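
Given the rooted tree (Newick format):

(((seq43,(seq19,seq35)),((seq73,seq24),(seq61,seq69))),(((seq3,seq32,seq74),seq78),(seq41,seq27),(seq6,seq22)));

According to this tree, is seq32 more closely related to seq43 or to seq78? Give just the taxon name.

The MRCA of seq32 and seq78 subtends ((seq3,seq32,seq74),seq78) (4 taxa).
The MRCA of seq32 and seq43 is the root, subtending the entire tree (15 taxa).
The first is nested inside the second, so seq32 shares a more recent common ancestor with seq78.

seq78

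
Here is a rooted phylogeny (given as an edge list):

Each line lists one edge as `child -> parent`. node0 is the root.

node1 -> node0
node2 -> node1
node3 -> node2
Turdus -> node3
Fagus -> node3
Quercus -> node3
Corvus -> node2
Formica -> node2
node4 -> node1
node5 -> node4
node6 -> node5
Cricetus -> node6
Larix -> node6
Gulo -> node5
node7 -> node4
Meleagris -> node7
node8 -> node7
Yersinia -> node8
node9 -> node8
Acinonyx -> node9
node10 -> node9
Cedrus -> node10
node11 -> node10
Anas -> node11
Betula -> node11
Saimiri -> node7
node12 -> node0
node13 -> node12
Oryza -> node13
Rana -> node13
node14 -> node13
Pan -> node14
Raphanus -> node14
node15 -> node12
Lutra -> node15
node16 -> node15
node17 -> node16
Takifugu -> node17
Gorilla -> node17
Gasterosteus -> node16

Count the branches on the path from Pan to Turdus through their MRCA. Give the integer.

8

The MRCA of Pan and Turdus is the root of the tree.
From Pan up to that node: 4 branches. From Turdus up to the same node: 4 branches. Total: 4 + 4 = 8.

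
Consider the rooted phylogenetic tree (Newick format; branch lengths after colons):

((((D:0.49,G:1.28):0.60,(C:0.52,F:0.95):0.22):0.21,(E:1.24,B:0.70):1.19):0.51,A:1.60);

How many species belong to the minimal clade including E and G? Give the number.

The MRCA of E and G is the node subtending (((D,G),(C,F)),(E,B)).
That clade contains 6 terminal taxa: B, C, D, E, F, G.

6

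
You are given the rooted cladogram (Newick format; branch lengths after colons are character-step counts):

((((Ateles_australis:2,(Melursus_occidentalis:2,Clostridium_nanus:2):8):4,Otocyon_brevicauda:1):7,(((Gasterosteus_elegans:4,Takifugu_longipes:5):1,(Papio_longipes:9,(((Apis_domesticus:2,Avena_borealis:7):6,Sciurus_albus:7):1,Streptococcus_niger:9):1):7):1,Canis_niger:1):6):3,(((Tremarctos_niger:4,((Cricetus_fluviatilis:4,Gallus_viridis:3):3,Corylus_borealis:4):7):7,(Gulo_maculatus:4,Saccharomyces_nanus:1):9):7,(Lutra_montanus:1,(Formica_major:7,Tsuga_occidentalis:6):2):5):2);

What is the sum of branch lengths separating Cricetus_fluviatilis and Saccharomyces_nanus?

The path runs Cricetus_fluviatilis → … → MRCA → … → Saccharomyces_nanus; the MRCA is the node subtending ((Tremarctos_niger,((Cricetus_fluviatilis,Gallus_viridis),Corylus_borealis)),(Gulo_maculatus,Saccharomyces_nanus)).
Branch lengths along that path: 4 + 3 + 7 + 7 + 9 + 1 = 31.

31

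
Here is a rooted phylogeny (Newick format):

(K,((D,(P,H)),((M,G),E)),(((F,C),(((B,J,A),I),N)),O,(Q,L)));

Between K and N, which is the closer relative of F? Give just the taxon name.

The MRCA of F and N subtends ((F,C),(((B,J,A),I),N)) (7 taxa).
The MRCA of F and K is the root, subtending the entire tree (17 taxa).
The first is nested inside the second, so F shares a more recent common ancestor with N.

N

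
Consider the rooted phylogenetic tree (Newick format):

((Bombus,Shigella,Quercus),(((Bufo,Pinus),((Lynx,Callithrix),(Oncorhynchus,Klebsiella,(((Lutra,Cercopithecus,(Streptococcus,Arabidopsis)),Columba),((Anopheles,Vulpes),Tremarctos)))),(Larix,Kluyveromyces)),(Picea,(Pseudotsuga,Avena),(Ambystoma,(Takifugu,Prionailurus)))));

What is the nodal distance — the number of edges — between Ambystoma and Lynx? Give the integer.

The MRCA of Ambystoma and Lynx is the node subtending (((Bufo,Pinus),((Lynx,Callithrix),(Oncorhynchus,Klebsiella,(((Lutra,Cercopithecus,(Streptococcus,Arabidopsis)),Columba),((Anopheles,Vulpes),Tremarctos)))),(Larix,Kluyveromyces)),(Picea,(Pseudotsuga,Avena),(Ambystoma,(Takifugu,Prionailurus)))).
From Ambystoma up to that node: 3 branches. From Lynx up to the same node: 4 branches. Total: 3 + 4 = 7.

7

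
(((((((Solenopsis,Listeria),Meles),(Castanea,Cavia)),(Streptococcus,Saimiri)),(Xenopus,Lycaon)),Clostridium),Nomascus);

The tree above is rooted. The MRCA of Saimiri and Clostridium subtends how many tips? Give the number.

10

The MRCA of Saimiri and Clostridium is the node subtending ((((((Solenopsis,Listeria),Meles),(Castanea,Cavia)),(Streptococcus,Saimiri)),(Xenopus,Lycaon)),Clostridium).
That clade contains 10 terminal taxa: Castanea, Cavia, Clostridium, Listeria, Lycaon, Meles, Saimiri, Solenopsis, Streptococcus, Xenopus.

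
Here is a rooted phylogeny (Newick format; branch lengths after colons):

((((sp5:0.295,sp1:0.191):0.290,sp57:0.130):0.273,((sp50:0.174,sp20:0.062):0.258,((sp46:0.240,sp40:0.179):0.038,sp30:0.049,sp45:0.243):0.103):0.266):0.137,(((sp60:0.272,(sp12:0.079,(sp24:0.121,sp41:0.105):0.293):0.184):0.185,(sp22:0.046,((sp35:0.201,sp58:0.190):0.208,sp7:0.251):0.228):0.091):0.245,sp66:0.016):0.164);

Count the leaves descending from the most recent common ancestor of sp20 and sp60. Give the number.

18

The MRCA of sp20 and sp60 is the root, so the clade is the entire tree.
That clade contains 18 terminal taxa: sp1, sp12, sp20, sp22, sp24, sp30, sp35, sp40, sp41, sp45, sp46, sp5, sp50, sp57, sp58, sp60, sp66, sp7.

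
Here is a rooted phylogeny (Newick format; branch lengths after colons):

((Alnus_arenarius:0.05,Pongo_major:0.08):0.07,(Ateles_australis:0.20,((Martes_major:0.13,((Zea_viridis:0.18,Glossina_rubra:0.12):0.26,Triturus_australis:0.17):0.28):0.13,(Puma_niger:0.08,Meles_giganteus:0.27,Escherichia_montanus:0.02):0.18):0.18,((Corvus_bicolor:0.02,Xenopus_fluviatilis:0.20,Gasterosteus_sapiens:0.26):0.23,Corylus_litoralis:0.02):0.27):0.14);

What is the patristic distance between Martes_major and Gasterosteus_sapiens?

1.20

The path runs Martes_major → … → MRCA → … → Gasterosteus_sapiens; the MRCA is the node subtending (Ateles_australis,((Martes_major,((Zea_viridis,Glossina_rubra),Triturus_australis)),(Puma_niger,Meles_giganteus,Escherichia_montanus)),((Corvus_bicolor,Xenopus_fluviatilis,Gasterosteus_sapiens),Corylus_litoralis)).
Branch lengths along that path: 0.13 + 0.13 + 0.18 + 0.27 + 0.23 + 0.26 = 1.20.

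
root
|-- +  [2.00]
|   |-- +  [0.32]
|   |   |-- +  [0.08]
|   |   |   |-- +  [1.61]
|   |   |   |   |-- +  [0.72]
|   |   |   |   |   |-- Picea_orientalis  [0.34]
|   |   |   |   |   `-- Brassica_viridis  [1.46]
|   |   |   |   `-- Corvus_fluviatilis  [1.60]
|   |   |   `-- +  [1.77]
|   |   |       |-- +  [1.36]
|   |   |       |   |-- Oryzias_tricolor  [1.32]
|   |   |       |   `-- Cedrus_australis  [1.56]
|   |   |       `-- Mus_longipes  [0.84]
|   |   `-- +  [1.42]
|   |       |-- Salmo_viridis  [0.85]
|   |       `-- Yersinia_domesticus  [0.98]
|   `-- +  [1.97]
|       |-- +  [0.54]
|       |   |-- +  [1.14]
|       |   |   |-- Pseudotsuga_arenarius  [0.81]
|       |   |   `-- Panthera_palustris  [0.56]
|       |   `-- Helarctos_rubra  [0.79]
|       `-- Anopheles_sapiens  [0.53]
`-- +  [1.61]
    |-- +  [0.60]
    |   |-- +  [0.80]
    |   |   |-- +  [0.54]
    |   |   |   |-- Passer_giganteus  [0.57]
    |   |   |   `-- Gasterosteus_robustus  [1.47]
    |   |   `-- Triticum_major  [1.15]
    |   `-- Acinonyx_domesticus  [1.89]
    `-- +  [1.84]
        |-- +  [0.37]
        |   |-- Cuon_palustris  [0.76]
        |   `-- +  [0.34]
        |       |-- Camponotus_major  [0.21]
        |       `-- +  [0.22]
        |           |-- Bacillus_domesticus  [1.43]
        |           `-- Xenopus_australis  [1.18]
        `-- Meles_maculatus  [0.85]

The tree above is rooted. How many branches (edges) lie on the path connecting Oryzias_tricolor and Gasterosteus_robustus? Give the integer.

11

The MRCA of Oryzias_tricolor and Gasterosteus_robustus is the root of the tree.
From Oryzias_tricolor up to that node: 6 branches. From Gasterosteus_robustus up to the same node: 5 branches. Total: 6 + 5 = 11.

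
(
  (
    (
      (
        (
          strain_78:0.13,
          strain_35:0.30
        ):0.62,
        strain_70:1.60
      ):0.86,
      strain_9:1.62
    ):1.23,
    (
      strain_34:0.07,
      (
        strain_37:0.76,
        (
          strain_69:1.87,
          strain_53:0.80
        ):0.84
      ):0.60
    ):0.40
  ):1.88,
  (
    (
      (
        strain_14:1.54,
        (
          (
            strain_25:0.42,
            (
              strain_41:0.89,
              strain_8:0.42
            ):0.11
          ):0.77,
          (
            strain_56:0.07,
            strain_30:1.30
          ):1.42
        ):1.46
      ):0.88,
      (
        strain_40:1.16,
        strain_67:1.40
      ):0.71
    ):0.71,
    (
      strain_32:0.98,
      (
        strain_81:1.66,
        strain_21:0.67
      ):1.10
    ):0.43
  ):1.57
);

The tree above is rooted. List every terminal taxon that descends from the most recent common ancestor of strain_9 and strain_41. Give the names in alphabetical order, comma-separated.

strain_14, strain_21, strain_25, strain_30, strain_32, strain_34, strain_35, strain_37, strain_40, strain_41, strain_53, strain_56, strain_67, strain_69, strain_70, strain_78, strain_8, strain_81, strain_9

Tracing strain_9: it sits inside (((strain_78,strain_35),strain_70),strain_9).
Tracing strain_41: it sits inside (strain_41,strain_8).
The smallest clade enclosing both is the whole tree (their MRCA is the root), so the answer is all 19 tips in alphabetical order.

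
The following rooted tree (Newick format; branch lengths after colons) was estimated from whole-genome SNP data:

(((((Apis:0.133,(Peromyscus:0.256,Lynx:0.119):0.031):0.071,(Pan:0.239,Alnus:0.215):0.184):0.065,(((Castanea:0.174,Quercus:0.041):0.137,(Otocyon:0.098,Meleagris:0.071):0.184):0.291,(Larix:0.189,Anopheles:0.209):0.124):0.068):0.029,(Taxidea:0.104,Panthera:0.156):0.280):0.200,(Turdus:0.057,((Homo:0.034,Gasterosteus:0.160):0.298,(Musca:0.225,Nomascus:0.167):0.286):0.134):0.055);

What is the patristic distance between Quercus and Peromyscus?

The path runs Quercus → … → MRCA → … → Peromyscus; the MRCA is the node subtending (((Apis,(Peromyscus,Lynx)),(Pan,Alnus)),(((Castanea,Quercus),(Otocyon,Meleagris)),(Larix,Anopheles))).
Branch lengths along that path: 0.041 + 0.137 + 0.291 + 0.068 + 0.065 + 0.071 + 0.031 + 0.256 = 0.960.

0.960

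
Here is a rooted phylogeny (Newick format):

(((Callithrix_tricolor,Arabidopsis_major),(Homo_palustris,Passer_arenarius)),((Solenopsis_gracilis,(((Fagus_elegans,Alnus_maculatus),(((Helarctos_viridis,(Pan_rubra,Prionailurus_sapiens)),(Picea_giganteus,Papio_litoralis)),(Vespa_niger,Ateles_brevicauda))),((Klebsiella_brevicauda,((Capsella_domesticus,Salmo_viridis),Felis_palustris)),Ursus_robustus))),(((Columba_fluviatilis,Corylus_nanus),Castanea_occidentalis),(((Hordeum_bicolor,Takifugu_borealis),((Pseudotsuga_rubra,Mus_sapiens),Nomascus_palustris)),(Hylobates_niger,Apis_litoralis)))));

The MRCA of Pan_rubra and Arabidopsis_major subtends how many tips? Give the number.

The MRCA of Pan_rubra and Arabidopsis_major is the root, so the clade is the entire tree.
That clade contains 29 terminal taxa: Alnus_maculatus, Apis_litoralis, Arabidopsis_major, Ateles_brevicauda, Callithrix_tricolor, Capsella_domesticus, Castanea_occidentalis, Columba_fluviatilis, Corylus_nanus, Fagus_elegans, Felis_palustris, Helarctos_viridis, Homo_palustris, Hordeum_bicolor, Hylobates_niger, Klebsiella_brevicauda, Mus_sapiens, Nomascus_palustris, Pan_rubra, Papio_litoralis, Passer_arenarius, Picea_giganteus, Prionailurus_sapiens, Pseudotsuga_rubra, Salmo_viridis, Solenopsis_gracilis, Takifugu_borealis, Ursus_robustus, Vespa_niger.

29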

(TASK REQUIREMENTS):
Please say only the number of lines in the data that hold "colons".

(SOLUTION TO THIS TASK):
5